GIVEN DATA below:

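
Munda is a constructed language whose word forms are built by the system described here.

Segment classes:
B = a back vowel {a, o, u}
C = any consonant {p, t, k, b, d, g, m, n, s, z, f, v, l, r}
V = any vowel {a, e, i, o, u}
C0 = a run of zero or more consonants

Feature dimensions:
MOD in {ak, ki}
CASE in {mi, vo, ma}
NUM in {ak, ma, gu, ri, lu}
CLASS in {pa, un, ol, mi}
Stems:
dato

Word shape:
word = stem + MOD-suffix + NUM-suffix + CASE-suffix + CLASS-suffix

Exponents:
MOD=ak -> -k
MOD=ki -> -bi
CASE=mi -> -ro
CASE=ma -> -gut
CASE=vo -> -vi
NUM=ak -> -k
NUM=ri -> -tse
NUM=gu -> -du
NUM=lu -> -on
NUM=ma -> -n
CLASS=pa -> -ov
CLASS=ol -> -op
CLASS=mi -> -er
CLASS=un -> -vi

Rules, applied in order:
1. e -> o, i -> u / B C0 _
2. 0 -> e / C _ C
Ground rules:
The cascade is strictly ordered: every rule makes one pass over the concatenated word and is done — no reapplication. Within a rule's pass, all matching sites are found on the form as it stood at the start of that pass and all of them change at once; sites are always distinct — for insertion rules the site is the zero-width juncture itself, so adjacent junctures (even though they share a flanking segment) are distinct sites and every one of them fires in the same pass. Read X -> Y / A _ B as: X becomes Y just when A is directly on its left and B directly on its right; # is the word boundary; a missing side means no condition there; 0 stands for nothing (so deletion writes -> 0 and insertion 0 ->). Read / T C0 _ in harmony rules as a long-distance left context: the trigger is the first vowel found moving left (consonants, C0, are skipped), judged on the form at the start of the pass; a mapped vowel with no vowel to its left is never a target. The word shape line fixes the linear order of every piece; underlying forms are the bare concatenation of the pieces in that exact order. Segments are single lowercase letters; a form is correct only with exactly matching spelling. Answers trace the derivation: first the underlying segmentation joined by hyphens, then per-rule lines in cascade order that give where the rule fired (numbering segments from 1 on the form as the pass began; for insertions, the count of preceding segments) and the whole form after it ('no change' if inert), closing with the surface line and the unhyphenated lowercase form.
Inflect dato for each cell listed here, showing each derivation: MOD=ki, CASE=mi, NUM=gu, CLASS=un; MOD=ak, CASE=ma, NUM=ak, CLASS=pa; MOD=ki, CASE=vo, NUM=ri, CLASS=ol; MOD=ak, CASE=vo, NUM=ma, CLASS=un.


cell MOD=ki, CASE=mi, NUM=gu, CLASS=un:
underlying: dato-bi-du-ro-vi
1. e -> o, i -> u / B C0 _: fires at position(s) 6, 12: datobudurovu
2. 0 -> e / C _ C: no change
surface: datobudurovu

cell MOD=ak, CASE=ma, NUM=ak, CLASS=pa:
underlying: dato-k-k-gut-ov
1. e -> o, i -> u / B C0 _: no change
2. 0 -> e / C _ C: inserts after position(s) 5, 6: datokekegutov
surface: datokekegutov

cell MOD=ki, CASE=vo, NUM=ri, CLASS=ol:
underlying: dato-bi-tse-vi-op
1. e -> o, i -> u / B C0 _: fires at position(s) 6: datobutseviop
2. 0 -> e / C _ C: inserts after position(s) 7: datobuteseviop
surface: datobuteseviop

cell MOD=ak, CASE=vo, NUM=ma, CLASS=un:
underlying: dato-k-n-vi-vi
1. e -> o, i -> u / B C0 _: fires at position(s) 8: datoknvuvi
2. 0 -> e / C _ C: inserts after position(s) 5, 6: datokenevuvi
surface: datokenevuvi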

End of GIVEN DATA.

* **ASSIGNMENT**
Show every line in the entries above that contains the string "vowel".

* **COMPLETED EXERCISE**
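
B = a back vowel {a, o, u}
V = any vowel {a, e, i, o, u}
The cascade is strictly ordered: every rule makes one pass over the concatenated word and is done — no reapplication. Within a rule's pass, all matching sites are found on the form as it stood at the start of that pass and all of them change at once; sites are always distinct — for insertion rules the site is the zero-width juncture itself, so adjacent junctures (even though they share a flanking segment) are distinct sites and every one of them fires in the same pass. Read X -> Y / A _ B as: X becomes Y just when A is directly on its left and B directly on its right; # is the word boundary; a missing side means no condition there; 0 stands for nothing (so deletion writes -> 0 and insertion 0 ->). Read / T C0 _ in harmony rules as a long-distance left context: the trigger is the first vowel found moving left (consonants, C0, are skipped), judged on the form at the start of the pass; a mapped vowel with no vowel to its left is never a target. The word shape line fixes the linear order of every piece; underlying forms are the bare concatenation of the pieces in that exact order. Segments are single lowercase letters; a form is correct only with exactly matching spelling. Answers trace the derivation: first the underlying segmentation joined by hyphens, then per-rule lines in cascade order that give where the rule fired (numbering segments from 1 on the form as the pass began; for insertions, the count of preceding segments) and the whole form after it ('no change' if inert), closing with the surface line and the unhyphenated lowercase form.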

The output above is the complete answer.